[Data supplied — start]

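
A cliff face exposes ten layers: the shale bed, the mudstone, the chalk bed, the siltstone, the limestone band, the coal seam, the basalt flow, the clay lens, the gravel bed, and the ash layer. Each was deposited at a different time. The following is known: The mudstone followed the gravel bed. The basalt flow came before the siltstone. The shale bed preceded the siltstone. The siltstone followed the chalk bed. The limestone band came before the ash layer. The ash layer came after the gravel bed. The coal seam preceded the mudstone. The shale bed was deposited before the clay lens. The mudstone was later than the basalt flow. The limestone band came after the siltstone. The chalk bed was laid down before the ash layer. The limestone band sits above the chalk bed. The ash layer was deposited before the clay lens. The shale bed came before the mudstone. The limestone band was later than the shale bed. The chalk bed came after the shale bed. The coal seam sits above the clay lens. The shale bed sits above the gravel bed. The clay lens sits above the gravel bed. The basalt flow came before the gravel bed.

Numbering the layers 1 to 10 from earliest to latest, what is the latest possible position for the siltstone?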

[Data supplied — finish]
[Data supplied — start]

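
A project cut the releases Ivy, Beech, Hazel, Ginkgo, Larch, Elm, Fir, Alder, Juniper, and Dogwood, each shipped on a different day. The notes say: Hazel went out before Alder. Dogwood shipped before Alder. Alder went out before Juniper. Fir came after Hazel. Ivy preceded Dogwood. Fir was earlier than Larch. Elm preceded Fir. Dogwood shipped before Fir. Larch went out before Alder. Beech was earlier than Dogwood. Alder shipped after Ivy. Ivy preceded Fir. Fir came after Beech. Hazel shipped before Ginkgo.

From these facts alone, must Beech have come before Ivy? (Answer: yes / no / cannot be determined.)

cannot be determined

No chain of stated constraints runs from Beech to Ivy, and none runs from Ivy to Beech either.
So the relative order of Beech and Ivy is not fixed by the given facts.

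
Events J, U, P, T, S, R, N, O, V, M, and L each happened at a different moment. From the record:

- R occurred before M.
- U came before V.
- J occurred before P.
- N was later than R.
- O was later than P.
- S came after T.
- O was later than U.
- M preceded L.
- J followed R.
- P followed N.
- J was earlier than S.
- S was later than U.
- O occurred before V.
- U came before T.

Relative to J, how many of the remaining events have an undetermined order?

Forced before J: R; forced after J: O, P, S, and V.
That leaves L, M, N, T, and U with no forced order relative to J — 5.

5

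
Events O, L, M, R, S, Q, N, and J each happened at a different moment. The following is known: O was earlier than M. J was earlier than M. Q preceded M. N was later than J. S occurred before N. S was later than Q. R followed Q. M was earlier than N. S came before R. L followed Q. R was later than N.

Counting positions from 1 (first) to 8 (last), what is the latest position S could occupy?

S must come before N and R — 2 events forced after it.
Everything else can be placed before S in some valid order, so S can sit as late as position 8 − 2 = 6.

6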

[Data supplied — finish]

▶ [Task objective]:
From the records above, return each line where "happened" occurs.

▶ [Solution to this exercise]:
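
Events J, U, P, T, S, R, N, O, V, M, and L each happened at a different moment. From the record:
Events O, L, M, R, S, Q, N, and J each happened at a different moment. The following is known: O was earlier than M. J was earlier than M. Q preceded M. N was later than J. S occurred before N. S was later than Q. R followed Q. M was earlier than N. S came before R. L followed Q. R was later than N.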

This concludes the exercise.